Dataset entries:
═══

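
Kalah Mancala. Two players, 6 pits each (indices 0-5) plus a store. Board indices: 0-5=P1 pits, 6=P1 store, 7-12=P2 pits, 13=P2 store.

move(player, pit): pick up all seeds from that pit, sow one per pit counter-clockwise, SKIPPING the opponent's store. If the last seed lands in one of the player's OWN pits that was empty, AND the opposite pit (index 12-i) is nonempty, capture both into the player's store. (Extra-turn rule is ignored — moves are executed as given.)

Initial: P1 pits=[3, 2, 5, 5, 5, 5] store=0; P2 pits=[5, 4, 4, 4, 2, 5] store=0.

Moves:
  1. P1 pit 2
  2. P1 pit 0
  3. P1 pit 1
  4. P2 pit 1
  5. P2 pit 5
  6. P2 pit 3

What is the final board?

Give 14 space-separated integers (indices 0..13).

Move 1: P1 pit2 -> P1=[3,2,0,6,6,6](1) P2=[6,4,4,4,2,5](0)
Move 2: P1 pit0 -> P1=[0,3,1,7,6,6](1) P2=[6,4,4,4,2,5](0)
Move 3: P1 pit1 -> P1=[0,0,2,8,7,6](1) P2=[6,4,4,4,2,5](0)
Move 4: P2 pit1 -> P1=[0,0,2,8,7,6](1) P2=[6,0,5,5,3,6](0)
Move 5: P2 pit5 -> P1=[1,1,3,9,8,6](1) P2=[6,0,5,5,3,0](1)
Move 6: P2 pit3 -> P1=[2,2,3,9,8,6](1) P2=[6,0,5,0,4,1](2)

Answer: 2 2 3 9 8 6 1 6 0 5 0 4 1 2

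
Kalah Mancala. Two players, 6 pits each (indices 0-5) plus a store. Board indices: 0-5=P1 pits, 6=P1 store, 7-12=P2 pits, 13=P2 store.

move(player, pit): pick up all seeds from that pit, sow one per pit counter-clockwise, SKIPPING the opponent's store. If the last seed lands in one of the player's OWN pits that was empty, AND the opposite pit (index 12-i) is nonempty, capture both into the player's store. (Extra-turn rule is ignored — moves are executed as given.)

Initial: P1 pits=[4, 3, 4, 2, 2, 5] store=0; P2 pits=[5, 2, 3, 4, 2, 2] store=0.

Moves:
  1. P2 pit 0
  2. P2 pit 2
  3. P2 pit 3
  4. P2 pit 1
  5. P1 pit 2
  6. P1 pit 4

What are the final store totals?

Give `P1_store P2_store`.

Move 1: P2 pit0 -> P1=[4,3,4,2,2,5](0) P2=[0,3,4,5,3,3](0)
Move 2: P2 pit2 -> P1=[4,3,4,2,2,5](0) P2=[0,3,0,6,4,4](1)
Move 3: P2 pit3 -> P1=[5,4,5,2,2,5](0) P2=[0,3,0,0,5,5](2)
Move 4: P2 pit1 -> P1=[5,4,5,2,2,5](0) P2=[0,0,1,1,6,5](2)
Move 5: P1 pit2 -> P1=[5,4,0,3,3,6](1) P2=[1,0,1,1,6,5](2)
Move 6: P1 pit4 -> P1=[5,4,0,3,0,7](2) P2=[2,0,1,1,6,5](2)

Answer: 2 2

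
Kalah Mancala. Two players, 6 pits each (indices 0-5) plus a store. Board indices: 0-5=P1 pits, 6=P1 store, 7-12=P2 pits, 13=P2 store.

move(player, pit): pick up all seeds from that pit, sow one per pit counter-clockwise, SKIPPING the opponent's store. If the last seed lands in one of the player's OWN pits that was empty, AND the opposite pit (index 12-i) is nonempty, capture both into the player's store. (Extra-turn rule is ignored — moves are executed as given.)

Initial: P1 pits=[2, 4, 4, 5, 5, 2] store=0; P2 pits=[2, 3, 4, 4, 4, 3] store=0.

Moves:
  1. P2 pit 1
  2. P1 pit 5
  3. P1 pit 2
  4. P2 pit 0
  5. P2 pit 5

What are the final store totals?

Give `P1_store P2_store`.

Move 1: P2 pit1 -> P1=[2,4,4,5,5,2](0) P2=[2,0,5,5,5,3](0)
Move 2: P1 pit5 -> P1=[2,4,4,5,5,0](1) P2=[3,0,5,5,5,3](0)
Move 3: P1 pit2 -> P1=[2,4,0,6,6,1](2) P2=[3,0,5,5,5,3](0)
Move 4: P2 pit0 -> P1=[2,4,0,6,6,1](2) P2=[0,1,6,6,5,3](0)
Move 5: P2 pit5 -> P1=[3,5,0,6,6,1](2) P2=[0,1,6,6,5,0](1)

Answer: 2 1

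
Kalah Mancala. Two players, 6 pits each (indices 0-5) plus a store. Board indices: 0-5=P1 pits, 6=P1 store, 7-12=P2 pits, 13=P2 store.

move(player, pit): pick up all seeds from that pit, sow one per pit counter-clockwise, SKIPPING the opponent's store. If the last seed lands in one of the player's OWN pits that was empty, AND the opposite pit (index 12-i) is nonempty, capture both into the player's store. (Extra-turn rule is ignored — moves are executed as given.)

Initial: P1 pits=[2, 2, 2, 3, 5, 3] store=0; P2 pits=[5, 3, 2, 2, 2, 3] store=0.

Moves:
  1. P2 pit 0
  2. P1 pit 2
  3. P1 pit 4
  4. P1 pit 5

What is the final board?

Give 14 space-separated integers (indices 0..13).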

═══

DIRECTIONS: Retype the entries exactly; leave nothing out.

TASK OUTPUT:
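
Kalah Mancala. Two players, 6 pits each (indices 0-5) plus a store. Board indices: 0-5=P1 pits, 6=P1 store, 7-12=P2 pits, 13=P2 store.

move(player, pit): pick up all seeds from that pit, sow one per pit counter-clockwise, SKIPPING the opponent's store. If the last seed lands in one of the player's OWN pits that was empty, AND the opposite pit (index 12-i) is nonempty, capture both into the player's store. (Extra-turn rule is ignored — moves are executed as given.)

Initial: P1 pits=[3, 2, 5, 5, 5, 5] store=0; P2 pits=[5, 4, 4, 4, 2, 5] store=0.

Moves:
  1. P1 pit 2
  2. P1 pit 0
  3. P1 pit 1
  4. P2 pit 1
  5. P2 pit 5
  6. P2 pit 3

What is the final board?

Give 14 space-separated integers (indices 0..13).

Move 1: P1 pit2 -> P1=[3,2,0,6,6,6](1) P2=[6,4,4,4,2,5](0)
Move 2: P1 pit0 -> P1=[0,3,1,7,6,6](1) P2=[6,4,4,4,2,5](0)
Move 3: P1 pit1 -> P1=[0,0,2,8,7,6](1) P2=[6,4,4,4,2,5](0)
Move 4: P2 pit1 -> P1=[0,0,2,8,7,6](1) P2=[6,0,5,5,3,6](0)
Move 5: P2 pit5 -> P1=[1,1,3,9,8,6](1) P2=[6,0,5,5,3,0](1)
Move 6: P2 pit3 -> P1=[2,2,3,9,8,6](1) P2=[6,0,5,0,4,1](2)

Answer: 2 2 3 9 8 6 1 6 0 5 0 4 1 2

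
Kalah Mancala. Two players, 6 pits each (indices 0-5) plus a store. Board indices: 0-5=P1 pits, 6=P1 store, 7-12=P2 pits, 13=P2 store.

move(player, pit): pick up all seeds from that pit, sow one per pit counter-clockwise, SKIPPING the opponent's store. If the last seed lands in one of the player's OWN pits that was empty, AND the opposite pit (index 12-i) is nonempty, capture both into the player's store. (Extra-turn rule is ignored — moves are executed as given.)

Initial: P1 pits=[4, 3, 4, 2, 2, 5] store=0; P2 pits=[5, 2, 3, 4, 2, 2] store=0.

Moves:
  1. P2 pit 0
  2. P2 pit 2
  3. P2 pit 3
  4. P2 pit 1
  5. P1 pit 2
  6. P1 pit 4

What are the final store totals?

Give `P1_store P2_store`.

Move 1: P2 pit0 -> P1=[4,3,4,2,2,5](0) P2=[0,3,4,5,3,3](0)
Move 2: P2 pit2 -> P1=[4,3,4,2,2,5](0) P2=[0,3,0,6,4,4](1)
Move 3: P2 pit3 -> P1=[5,4,5,2,2,5](0) P2=[0,3,0,0,5,5](2)
Move 4: P2 pit1 -> P1=[5,4,5,2,2,5](0) P2=[0,0,1,1,6,5](2)
Move 5: P1 pit2 -> P1=[5,4,0,3,3,6](1) P2=[1,0,1,1,6,5](2)
Move 6: P1 pit4 -> P1=[5,4,0,3,0,7](2) P2=[2,0,1,1,6,5](2)

Answer: 2 2

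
Kalah Mancala. Two players, 6 pits each (indices 0-5) plus a store. Board indices: 0-5=P1 pits, 6=P1 store, 7-12=P2 pits, 13=P2 store.

move(player, pit): pick up all seeds from that pit, sow one per pit counter-clockwise, SKIPPING the opponent's store. If the last seed lands in one of the player's OWN pits that was empty, AND the opposite pit (index 12-i) is nonempty, capture both into the player's store. (Extra-turn rule is ignored — moves are executed as given.)

Initial: P1 pits=[2, 4, 4, 5, 5, 2] store=0; P2 pits=[2, 3, 4, 4, 4, 3] store=0.

Moves:
  1. P2 pit 1
  2. P1 pit 5
  3. P1 pit 2
  4. P2 pit 0
  5. P2 pit 5

What are the final store totals?

Give `P1_store P2_store`.

Move 1: P2 pit1 -> P1=[2,4,4,5,5,2](0) P2=[2,0,5,5,5,3](0)
Move 2: P1 pit5 -> P1=[2,4,4,5,5,0](1) P2=[3,0,5,5,5,3](0)
Move 3: P1 pit2 -> P1=[2,4,0,6,6,1](2) P2=[3,0,5,5,5,3](0)
Move 4: P2 pit0 -> P1=[2,4,0,6,6,1](2) P2=[0,1,6,6,5,3](0)
Move 5: P2 pit5 -> P1=[3,5,0,6,6,1](2) P2=[0,1,6,6,5,0](1)

Answer: 2 1

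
Kalah Mancala. Two players, 6 pits each (indices 0-5) plus a store. Board indices: 0-5=P1 pits, 6=P1 store, 7-12=P2 pits, 13=P2 store.

move(player, pit): pick up all seeds from that pit, sow one per pit counter-clockwise, SKIPPING the opponent's store. If the last seed lands in one of the player's OWN pits that was empty, AND the opposite pit (index 12-i) is nonempty, capture both into the player's store. (Extra-turn rule is ignored — moves are executed as given.)

Initial: P1 pits=[2, 2, 2, 3, 5, 3] store=0; P2 pits=[5, 3, 2, 2, 2, 3] store=0.

Moves:
  1. P2 pit 0
  2. P1 pit 2
  3. P1 pit 4
  4. P1 pit 5

What is the final board?

Give 14 space-separated integers (indices 0..13).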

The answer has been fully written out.